TASK STATEMENT: Using the data below, output the first line and every line after it up to and including the line containing "positions: x[0]=7.0, x[1]=9.0", exactly as written and with nothing added.

-*-

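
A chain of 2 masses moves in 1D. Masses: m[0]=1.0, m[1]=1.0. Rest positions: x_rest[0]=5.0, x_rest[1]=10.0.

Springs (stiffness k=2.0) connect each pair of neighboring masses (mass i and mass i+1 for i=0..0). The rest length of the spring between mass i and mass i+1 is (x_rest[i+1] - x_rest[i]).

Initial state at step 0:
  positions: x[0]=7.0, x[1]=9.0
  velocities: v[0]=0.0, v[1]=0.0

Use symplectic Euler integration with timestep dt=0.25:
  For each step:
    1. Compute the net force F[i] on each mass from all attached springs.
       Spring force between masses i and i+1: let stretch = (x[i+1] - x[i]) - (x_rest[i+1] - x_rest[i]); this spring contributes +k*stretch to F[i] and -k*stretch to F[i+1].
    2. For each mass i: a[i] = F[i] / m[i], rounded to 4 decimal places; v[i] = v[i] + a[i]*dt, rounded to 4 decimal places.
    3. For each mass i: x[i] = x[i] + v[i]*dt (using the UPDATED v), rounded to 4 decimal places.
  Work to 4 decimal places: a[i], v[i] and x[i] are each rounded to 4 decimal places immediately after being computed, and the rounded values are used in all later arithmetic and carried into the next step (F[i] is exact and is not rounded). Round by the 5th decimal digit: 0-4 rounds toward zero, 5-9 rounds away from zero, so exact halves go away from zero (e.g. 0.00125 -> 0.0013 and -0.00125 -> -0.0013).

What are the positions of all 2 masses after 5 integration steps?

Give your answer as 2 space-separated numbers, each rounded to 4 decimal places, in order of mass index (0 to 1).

Step 0: x=[7.0000 9.0000] v=[0.0000 0.0000]
Step 1: x=[6.6250 9.3750] v=[-1.5000 1.5000]
Step 2: x=[5.9688 10.0313] v=[-2.6250 2.6250]
Step 3: x=[5.1954 10.8048] v=[-3.0938 3.0938]
Step 4: x=[4.4981 11.5021] v=[-2.7891 2.7891]
Step 5: x=[4.0513 11.9489] v=[-1.7871 1.7871]

Answer: 4.0513 11.9489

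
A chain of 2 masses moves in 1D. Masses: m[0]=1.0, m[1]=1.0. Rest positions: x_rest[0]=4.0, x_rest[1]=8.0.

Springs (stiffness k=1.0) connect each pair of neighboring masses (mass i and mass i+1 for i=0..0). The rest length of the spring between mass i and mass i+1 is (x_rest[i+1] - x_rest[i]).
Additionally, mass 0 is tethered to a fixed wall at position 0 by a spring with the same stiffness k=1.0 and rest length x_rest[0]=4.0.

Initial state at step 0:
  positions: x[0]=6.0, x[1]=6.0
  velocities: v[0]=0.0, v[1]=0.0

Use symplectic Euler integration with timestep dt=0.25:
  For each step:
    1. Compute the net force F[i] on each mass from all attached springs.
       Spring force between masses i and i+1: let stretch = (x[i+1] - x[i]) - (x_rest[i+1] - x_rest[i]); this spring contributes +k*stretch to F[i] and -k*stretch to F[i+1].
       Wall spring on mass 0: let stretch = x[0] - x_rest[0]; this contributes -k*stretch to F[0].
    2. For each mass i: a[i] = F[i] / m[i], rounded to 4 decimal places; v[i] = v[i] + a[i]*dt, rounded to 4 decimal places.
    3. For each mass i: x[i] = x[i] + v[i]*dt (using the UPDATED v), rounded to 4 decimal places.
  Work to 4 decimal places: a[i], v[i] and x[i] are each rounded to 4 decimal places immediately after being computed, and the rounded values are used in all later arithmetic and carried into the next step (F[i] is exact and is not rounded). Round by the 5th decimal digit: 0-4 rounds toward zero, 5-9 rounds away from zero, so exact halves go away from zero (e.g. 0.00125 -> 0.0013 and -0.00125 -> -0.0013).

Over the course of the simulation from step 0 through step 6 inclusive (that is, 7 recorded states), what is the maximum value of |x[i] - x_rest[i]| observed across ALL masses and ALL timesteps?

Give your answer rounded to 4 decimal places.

Answer: 2.2887

Derivation:
Step 0: x=[6.0000 6.0000] v=[0.0000 0.0000]
Step 1: x=[5.6250 6.2500] v=[-1.5000 1.0000]
Step 2: x=[4.9375 6.7110] v=[-2.7500 1.8438]
Step 3: x=[4.0523 7.3111] v=[-3.5410 2.4004]
Step 4: x=[3.1175 7.9575] v=[-3.7394 2.5857]
Step 5: x=[2.2903 8.5514] v=[-3.3088 2.3757]
Step 6: x=[1.7113 9.0040] v=[-2.3161 1.8104]
Max displacement = 2.2887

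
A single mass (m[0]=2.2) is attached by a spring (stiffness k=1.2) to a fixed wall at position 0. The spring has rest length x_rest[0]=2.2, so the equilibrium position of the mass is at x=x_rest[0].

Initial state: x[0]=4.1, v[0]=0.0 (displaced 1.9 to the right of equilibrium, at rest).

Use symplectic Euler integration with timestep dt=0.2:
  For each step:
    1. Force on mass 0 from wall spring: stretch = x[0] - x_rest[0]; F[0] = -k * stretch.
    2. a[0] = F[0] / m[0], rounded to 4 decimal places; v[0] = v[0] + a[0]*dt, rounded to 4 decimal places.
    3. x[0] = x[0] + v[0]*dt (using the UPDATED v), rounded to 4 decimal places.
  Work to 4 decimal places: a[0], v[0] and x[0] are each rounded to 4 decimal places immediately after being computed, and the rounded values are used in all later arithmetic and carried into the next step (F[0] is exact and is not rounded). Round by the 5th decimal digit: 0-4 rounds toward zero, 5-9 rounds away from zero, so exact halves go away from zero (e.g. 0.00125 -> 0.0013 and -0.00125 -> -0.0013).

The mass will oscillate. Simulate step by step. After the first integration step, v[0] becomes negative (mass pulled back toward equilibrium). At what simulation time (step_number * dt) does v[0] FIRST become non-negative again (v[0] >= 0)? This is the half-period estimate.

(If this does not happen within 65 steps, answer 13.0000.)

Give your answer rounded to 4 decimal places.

Answer: 4.4000

Derivation:
Step 0: x=[4.1000] v=[0.0000]
Step 1: x=[4.0585] v=[-0.2073]
Step 2: x=[3.9765] v=[-0.4100]
Step 3: x=[3.8557] v=[-0.6038]
Step 4: x=[3.6988] v=[-0.7844]
Step 5: x=[3.5092] v=[-0.9479]
Step 6: x=[3.2911] v=[-1.0907]
Step 7: x=[3.0492] v=[-1.2097]
Step 8: x=[2.7887] v=[-1.3023]
Step 9: x=[2.5154] v=[-1.3665]
Step 10: x=[2.2352] v=[-1.4009]
Step 11: x=[1.9543] v=[-1.4047]
Step 12: x=[1.6787] v=[-1.3779]
Step 13: x=[1.4145] v=[-1.3210]
Step 14: x=[1.1674] v=[-1.2353]
Step 15: x=[0.9429] v=[-1.1227]
Step 16: x=[0.7458] v=[-0.9856]
Step 17: x=[0.5804] v=[-0.8270]
Step 18: x=[0.4503] v=[-0.6503]
Step 19: x=[0.3584] v=[-0.4594]
Step 20: x=[0.3067] v=[-0.2585]
Step 21: x=[0.2963] v=[-0.0520]
Step 22: x=[0.3274] v=[0.1557]
First v>=0 after going negative at step 22, time=4.4000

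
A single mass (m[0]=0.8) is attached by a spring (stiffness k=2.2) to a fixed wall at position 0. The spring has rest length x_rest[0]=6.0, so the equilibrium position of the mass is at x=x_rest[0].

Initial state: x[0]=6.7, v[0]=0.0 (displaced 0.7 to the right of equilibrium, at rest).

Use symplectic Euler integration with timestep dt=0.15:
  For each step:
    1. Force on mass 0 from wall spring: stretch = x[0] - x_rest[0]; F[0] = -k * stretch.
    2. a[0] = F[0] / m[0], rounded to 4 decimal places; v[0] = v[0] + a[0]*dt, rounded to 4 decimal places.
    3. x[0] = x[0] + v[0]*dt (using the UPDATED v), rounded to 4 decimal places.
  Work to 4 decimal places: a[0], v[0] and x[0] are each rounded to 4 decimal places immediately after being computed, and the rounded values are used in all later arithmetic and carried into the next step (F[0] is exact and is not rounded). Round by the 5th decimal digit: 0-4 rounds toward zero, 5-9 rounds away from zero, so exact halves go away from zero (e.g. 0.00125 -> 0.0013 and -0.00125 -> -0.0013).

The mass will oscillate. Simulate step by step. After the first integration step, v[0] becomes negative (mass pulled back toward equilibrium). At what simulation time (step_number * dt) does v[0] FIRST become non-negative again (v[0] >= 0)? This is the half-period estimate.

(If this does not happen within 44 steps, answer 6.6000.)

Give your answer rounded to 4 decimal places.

Step 0: x=[6.7000] v=[0.0000]
Step 1: x=[6.6567] v=[-0.2888]
Step 2: x=[6.5727] v=[-0.5597]
Step 3: x=[6.4533] v=[-0.7959]
Step 4: x=[6.3059] v=[-0.9829]
Step 5: x=[6.1395] v=[-1.1091]
Step 6: x=[5.9645] v=[-1.1666]
Step 7: x=[5.7917] v=[-1.1520]
Step 8: x=[5.6318] v=[-1.0661]
Step 9: x=[5.4947] v=[-0.9142]
Step 10: x=[5.3888] v=[-0.7058]
Step 11: x=[5.3207] v=[-0.4537]
Step 12: x=[5.2947] v=[-0.1735]
Step 13: x=[5.3123] v=[0.1174]
First v>=0 after going negative at step 13, time=1.9500

Answer: 1.9500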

-*-

WRITTEN RESPONSE:
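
A chain of 2 masses moves in 1D. Masses: m[0]=1.0, m[1]=1.0. Rest positions: x_rest[0]=5.0, x_rest[1]=10.0.

Springs (stiffness k=2.0) connect each pair of neighboring masses (mass i and mass i+1 for i=0..0). The rest length of the spring between mass i and mass i+1 is (x_rest[i+1] - x_rest[i]).

Initial state at step 0:
  positions: x[0]=7.0, x[1]=9.0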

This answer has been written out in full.